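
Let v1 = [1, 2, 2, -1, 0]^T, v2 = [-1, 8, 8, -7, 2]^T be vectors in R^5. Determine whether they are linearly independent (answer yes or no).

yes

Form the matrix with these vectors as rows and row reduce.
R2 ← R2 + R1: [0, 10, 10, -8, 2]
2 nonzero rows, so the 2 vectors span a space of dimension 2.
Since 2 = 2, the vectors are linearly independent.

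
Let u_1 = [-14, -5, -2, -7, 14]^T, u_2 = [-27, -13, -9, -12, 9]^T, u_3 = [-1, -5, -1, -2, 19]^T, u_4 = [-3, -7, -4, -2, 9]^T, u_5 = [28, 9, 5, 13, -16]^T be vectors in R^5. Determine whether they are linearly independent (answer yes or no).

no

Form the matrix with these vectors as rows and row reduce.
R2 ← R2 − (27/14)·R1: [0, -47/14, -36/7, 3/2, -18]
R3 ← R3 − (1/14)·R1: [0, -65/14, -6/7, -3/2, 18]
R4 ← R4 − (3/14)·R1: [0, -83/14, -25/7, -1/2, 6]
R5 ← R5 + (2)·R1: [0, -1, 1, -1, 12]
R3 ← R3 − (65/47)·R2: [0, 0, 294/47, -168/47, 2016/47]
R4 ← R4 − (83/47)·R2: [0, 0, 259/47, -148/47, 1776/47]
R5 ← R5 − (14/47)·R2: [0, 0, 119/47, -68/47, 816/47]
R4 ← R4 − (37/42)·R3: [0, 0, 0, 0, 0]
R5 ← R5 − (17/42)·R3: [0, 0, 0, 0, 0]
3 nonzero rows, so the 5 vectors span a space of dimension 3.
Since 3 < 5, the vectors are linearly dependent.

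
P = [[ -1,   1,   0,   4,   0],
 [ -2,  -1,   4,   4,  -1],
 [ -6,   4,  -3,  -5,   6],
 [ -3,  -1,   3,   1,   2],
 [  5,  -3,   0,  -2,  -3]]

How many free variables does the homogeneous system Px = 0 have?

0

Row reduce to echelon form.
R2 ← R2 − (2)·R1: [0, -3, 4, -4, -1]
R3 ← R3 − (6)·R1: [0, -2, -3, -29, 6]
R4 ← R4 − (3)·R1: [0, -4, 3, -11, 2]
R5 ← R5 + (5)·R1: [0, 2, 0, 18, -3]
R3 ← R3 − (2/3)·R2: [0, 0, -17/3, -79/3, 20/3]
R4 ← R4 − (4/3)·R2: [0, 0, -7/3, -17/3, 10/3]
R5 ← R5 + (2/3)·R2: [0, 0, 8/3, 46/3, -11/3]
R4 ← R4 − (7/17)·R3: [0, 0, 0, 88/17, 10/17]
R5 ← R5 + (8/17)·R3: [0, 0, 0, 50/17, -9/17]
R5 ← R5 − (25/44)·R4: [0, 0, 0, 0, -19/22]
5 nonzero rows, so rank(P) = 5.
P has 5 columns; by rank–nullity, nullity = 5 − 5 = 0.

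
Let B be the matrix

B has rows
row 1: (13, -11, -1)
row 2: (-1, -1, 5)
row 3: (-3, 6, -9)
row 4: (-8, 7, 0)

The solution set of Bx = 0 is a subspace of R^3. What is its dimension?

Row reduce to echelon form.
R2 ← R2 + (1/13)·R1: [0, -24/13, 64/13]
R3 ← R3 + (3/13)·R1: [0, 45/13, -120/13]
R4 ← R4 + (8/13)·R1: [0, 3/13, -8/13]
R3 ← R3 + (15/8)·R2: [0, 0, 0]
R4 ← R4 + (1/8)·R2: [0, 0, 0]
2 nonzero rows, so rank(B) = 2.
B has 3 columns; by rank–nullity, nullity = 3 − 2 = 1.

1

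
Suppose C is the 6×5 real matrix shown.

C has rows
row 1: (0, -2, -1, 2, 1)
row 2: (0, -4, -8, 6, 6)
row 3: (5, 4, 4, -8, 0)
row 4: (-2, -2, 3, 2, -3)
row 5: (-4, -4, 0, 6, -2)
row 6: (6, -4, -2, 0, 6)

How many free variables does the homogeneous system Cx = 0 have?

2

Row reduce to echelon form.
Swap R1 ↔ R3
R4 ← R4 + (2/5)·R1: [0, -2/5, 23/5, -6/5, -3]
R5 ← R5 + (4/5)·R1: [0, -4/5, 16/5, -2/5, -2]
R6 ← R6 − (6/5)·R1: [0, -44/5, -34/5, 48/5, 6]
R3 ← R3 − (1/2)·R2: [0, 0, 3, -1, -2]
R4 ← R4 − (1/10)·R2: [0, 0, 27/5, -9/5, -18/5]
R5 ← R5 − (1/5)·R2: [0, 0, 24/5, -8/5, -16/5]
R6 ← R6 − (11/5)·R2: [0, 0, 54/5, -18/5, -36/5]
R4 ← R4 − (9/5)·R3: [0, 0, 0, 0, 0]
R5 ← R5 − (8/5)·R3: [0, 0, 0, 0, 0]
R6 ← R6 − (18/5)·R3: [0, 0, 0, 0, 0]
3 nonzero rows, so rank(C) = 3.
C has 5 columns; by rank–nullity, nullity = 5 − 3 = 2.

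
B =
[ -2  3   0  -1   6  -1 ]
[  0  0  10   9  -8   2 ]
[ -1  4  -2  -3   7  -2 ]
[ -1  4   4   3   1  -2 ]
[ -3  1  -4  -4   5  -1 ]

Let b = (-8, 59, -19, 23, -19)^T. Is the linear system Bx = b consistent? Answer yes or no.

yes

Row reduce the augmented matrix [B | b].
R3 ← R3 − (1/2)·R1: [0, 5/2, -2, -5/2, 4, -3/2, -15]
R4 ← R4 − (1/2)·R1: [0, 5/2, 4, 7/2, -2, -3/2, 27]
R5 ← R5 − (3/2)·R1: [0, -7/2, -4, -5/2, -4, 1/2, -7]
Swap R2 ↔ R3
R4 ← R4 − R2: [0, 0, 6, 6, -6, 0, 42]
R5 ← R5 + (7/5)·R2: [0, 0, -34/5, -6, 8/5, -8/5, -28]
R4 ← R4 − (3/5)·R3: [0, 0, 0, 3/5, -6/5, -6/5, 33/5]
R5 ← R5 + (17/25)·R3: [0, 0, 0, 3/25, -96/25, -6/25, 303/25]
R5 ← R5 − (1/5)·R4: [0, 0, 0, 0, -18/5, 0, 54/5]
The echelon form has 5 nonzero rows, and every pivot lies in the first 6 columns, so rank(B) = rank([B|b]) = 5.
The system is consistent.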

# # # # #

### Brief
Once more, write out all of the entries above exactly.

### Task response
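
Let v1 = [1, 2, 2, -1, 0]^T, v2 = [-1, 8, 8, -7, 2]^T be vectors in R^5. Determine whether they are linearly independent (answer yes or no).

yes

Form the matrix with these vectors as rows and row reduce.
R2 ← R2 + R1: [0, 10, 10, -8, 2]
2 nonzero rows, so the 2 vectors span a space of dimension 2.
Since 2 = 2, the vectors are linearly independent.

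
Let u_1 = [-14, -5, -2, -7, 14]^T, u_2 = [-27, -13, -9, -12, 9]^T, u_3 = [-1, -5, -1, -2, 19]^T, u_4 = [-3, -7, -4, -2, 9]^T, u_5 = [28, 9, 5, 13, -16]^T be vectors in R^5. Determine whether they are linearly independent (answer yes or no).

no

Form the matrix with these vectors as rows and row reduce.
R2 ← R2 − (27/14)·R1: [0, -47/14, -36/7, 3/2, -18]
R3 ← R3 − (1/14)·R1: [0, -65/14, -6/7, -3/2, 18]
R4 ← R4 − (3/14)·R1: [0, -83/14, -25/7, -1/2, 6]
R5 ← R5 + (2)·R1: [0, -1, 1, -1, 12]
R3 ← R3 − (65/47)·R2: [0, 0, 294/47, -168/47, 2016/47]
R4 ← R4 − (83/47)·R2: [0, 0, 259/47, -148/47, 1776/47]
R5 ← R5 − (14/47)·R2: [0, 0, 119/47, -68/47, 816/47]
R4 ← R4 − (37/42)·R3: [0, 0, 0, 0, 0]
R5 ← R5 − (17/42)·R3: [0, 0, 0, 0, 0]
3 nonzero rows, so the 5 vectors span a space of dimension 3.
Since 3 < 5, the vectors are linearly dependent.

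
P = [[ -1,   1,   0,   4,   0],
 [ -2,  -1,   4,   4,  -1],
 [ -6,   4,  -3,  -5,   6],
 [ -3,  -1,   3,   1,   2],
 [  5,  -3,   0,  -2,  -3]]

How many free variables does the homogeneous system Px = 0 have?

0

Row reduce to echelon form.
R2 ← R2 − (2)·R1: [0, -3, 4, -4, -1]
R3 ← R3 − (6)·R1: [0, -2, -3, -29, 6]
R4 ← R4 − (3)·R1: [0, -4, 3, -11, 2]
R5 ← R5 + (5)·R1: [0, 2, 0, 18, -3]
R3 ← R3 − (2/3)·R2: [0, 0, -17/3, -79/3, 20/3]
R4 ← R4 − (4/3)·R2: [0, 0, -7/3, -17/3, 10/3]
R5 ← R5 + (2/3)·R2: [0, 0, 8/3, 46/3, -11/3]
R4 ← R4 − (7/17)·R3: [0, 0, 0, 88/17, 10/17]
R5 ← R5 + (8/17)·R3: [0, 0, 0, 50/17, -9/17]
R5 ← R5 − (25/44)·R4: [0, 0, 0, 0, -19/22]
5 nonzero rows, so rank(P) = 5.
P has 5 columns; by rank–nullity, nullity = 5 − 5 = 0.

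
Let B be the matrix

B has rows
row 1: (13, -11, -1)
row 2: (-1, -1, 5)
row 3: (-3, 6, -9)
row 4: (-8, 7, 0)

The solution set of Bx = 0 is a subspace of R^3. What is its dimension?

Row reduce to echelon form.
R2 ← R2 + (1/13)·R1: [0, -24/13, 64/13]
R3 ← R3 + (3/13)·R1: [0, 45/13, -120/13]
R4 ← R4 + (8/13)·R1: [0, 3/13, -8/13]
R3 ← R3 + (15/8)·R2: [0, 0, 0]
R4 ← R4 + (1/8)·R2: [0, 0, 0]
2 nonzero rows, so rank(B) = 2.
B has 3 columns; by rank–nullity, nullity = 3 − 2 = 1.

1

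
Suppose C is the 6×5 real matrix shown.

C has rows
row 1: (0, -2, -1, 2, 1)
row 2: (0, -4, -8, 6, 6)
row 3: (5, 4, 4, -8, 0)
row 4: (-2, -2, 3, 2, -3)
row 5: (-4, -4, 0, 6, -2)
row 6: (6, -4, -2, 0, 6)

How many free variables does the homogeneous system Cx = 0 have?

2

Row reduce to echelon form.
Swap R1 ↔ R3
R4 ← R4 + (2/5)·R1: [0, -2/5, 23/5, -6/5, -3]
R5 ← R5 + (4/5)·R1: [0, -4/5, 16/5, -2/5, -2]
R6 ← R6 − (6/5)·R1: [0, -44/5, -34/5, 48/5, 6]
R3 ← R3 − (1/2)·R2: [0, 0, 3, -1, -2]
R4 ← R4 − (1/10)·R2: [0, 0, 27/5, -9/5, -18/5]
R5 ← R5 − (1/5)·R2: [0, 0, 24/5, -8/5, -16/5]
R6 ← R6 − (11/5)·R2: [0, 0, 54/5, -18/5, -36/5]
R4 ← R4 − (9/5)·R3: [0, 0, 0, 0, 0]
R5 ← R5 − (8/5)·R3: [0, 0, 0, 0, 0]
R6 ← R6 − (18/5)·R3: [0, 0, 0, 0, 0]
3 nonzero rows, so rank(C) = 3.
C has 5 columns; by rank–nullity, nullity = 5 − 3 = 2.

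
B =
[ -2  3   0  -1   6  -1 ]
[  0  0  10   9  -8   2 ]
[ -1  4  -2  -3   7  -2 ]
[ -1  4   4   3   1  -2 ]
[ -3  1  -4  -4   5  -1 ]

Let b = (-8, 59, -19, 23, -19)^T. Is the linear system Bx = b consistent? Answer yes or no.

yes

Row reduce the augmented matrix [B | b].
R3 ← R3 − (1/2)·R1: [0, 5/2, -2, -5/2, 4, -3/2, -15]
R4 ← R4 − (1/2)·R1: [0, 5/2, 4, 7/2, -2, -3/2, 27]
R5 ← R5 − (3/2)·R1: [0, -7/2, -4, -5/2, -4, 1/2, -7]
Swap R2 ↔ R3
R4 ← R4 − R2: [0, 0, 6, 6, -6, 0, 42]
R5 ← R5 + (7/5)·R2: [0, 0, -34/5, -6, 8/5, -8/5, -28]
R4 ← R4 − (3/5)·R3: [0, 0, 0, 3/5, -6/5, -6/5, 33/5]
R5 ← R5 + (17/25)·R3: [0, 0, 0, 3/25, -96/25, -6/25, 303/25]
R5 ← R5 − (1/5)·R4: [0, 0, 0, 0, -18/5, 0, 54/5]
The echelon form has 5 nonzero rows, and every pivot lies in the first 6 columns, so rank(B) = rank([B|b]) = 5.
The system is consistent.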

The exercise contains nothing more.